** Exercise directions **
Return every record below exactly.

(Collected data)
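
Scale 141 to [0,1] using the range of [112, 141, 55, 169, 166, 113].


min=55, max=169
(141-55)/(169-55) = 86/114 = 0.7544

0.7544


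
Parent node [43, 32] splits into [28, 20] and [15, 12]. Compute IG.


Parent = [43, 32], H_parent = 0.9844
H_left = 0.9799 (n=48), H_right = 0.9911 (n=27)
H_children = (48/75)·0.9799 + (27/75)·0.9911 = 0.9839
IG = 0.9844 - 0.9839 = 0.0005

0.0005


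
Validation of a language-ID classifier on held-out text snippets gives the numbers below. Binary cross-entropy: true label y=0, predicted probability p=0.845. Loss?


BCE = -[y·ln(p) + (1-y)·ln(1-p)]
= -0 - 1·ln(1-0.845)
= -ln(0.155) = 1.8643

1.8643


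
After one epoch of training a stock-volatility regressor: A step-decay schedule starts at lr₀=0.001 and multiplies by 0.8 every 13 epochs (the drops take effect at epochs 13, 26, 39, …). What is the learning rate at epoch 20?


n_drops = ⌊20/13⌋ = 1
lr = 0.001·0.8^1 = 0.001·0.8 = 0.0008

0.0008


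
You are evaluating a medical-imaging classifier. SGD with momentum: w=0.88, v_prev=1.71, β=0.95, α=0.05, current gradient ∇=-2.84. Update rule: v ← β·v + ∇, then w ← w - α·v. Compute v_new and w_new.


v_new = 0.95·1.71 - 2.84 = 1.6245 - 2.84 = -1.2155
w_new = 0.88 - 0.05·-1.2155 = 0.88 + 0.060775 = 0.940775

v_new=-1.2155, w_new=0.940775


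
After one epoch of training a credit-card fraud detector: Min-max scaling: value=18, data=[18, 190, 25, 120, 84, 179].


min=18, max=190
(18-18)/(190-18) = 0/172 = 0.0

0.0


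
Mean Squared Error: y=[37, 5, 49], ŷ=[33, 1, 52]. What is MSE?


Squared errors: (37-33)²=16, (5-1)²=16, (49-52)²=9
Sum = 41
MSE = 41/3 = 41/3

41/3


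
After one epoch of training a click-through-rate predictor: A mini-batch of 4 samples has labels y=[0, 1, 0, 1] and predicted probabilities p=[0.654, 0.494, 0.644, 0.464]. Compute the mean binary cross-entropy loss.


L[0] = -ln(1-0.654) = -ln(0.346) = 1.0613
L[1] = -ln(0.494) = 0.7052
L[2] = -ln(1-0.644) = -ln(0.356) = 1.0328
L[3] = -ln(0.464) = 0.7679
mean = (1.0613 + 0.7052 + 1.0328 + 0.7679)/4 = 0.8918

0.8918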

** Reply **
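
Scale 141 to [0,1] using the range of [112, 141, 55, 169, 166, 113].


min=55, max=169
(141-55)/(169-55) = 86/114 = 0.7544

0.7544


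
Parent node [43, 32] splits into [28, 20] and [15, 12]. Compute IG.


Parent = [43, 32], H_parent = 0.9844
H_left = 0.9799 (n=48), H_right = 0.9911 (n=27)
H_children = (48/75)·0.9799 + (27/75)·0.9911 = 0.9839
IG = 0.9844 - 0.9839 = 0.0005

0.0005


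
Validation of a language-ID classifier on held-out text snippets gives the numbers below. Binary cross-entropy: true label y=0, predicted probability p=0.845. Loss?


BCE = -[y·ln(p) + (1-y)·ln(1-p)]
= -0 - 1·ln(1-0.845)
= -ln(0.155) = 1.8643

1.8643


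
After one epoch of training a stock-volatility regressor: A step-decay schedule starts at lr₀=0.001 and multiplies by 0.8 every 13 epochs (the drops take effect at epochs 13, 26, 39, …). What is the learning rate at epoch 20?


n_drops = ⌊20/13⌋ = 1
lr = 0.001·0.8^1 = 0.001·0.8 = 0.0008

0.0008


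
You are evaluating a medical-imaging classifier. SGD with momentum: w=0.88, v_prev=1.71, β=0.95, α=0.05, current gradient ∇=-2.84. Update rule: v ← β·v + ∇, then w ← w - α·v. Compute v_new and w_new.


v_new = 0.95·1.71 - 2.84 = 1.6245 - 2.84 = -1.2155
w_new = 0.88 - 0.05·-1.2155 = 0.88 + 0.060775 = 0.940775

v_new=-1.2155, w_new=0.940775


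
After one epoch of training a credit-card fraud detector: Min-max scaling: value=18, data=[18, 190, 25, 120, 84, 179].


min=18, max=190
(18-18)/(190-18) = 0/172 = 0.0

0.0


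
Mean Squared Error: y=[37, 5, 49], ŷ=[33, 1, 52]. What is MSE?


Squared errors: (37-33)²=16, (5-1)²=16, (49-52)²=9
Sum = 41
MSE = 41/3 = 41/3

41/3


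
After one epoch of training a click-through-rate predictor: A mini-batch of 4 samples has labels y=[0, 1, 0, 1] and predicted probabilities p=[0.654, 0.494, 0.644, 0.464]. Compute the mean binary cross-entropy loss.


L[0] = -ln(1-0.654) = -ln(0.346) = 1.0613
L[1] = -ln(0.494) = 0.7052
L[2] = -ln(1-0.644) = -ln(0.356) = 1.0328
L[3] = -ln(0.464) = 0.7679
mean = (1.0613 + 0.7052 + 1.0328 + 0.7679)/4 = 0.8918

0.8918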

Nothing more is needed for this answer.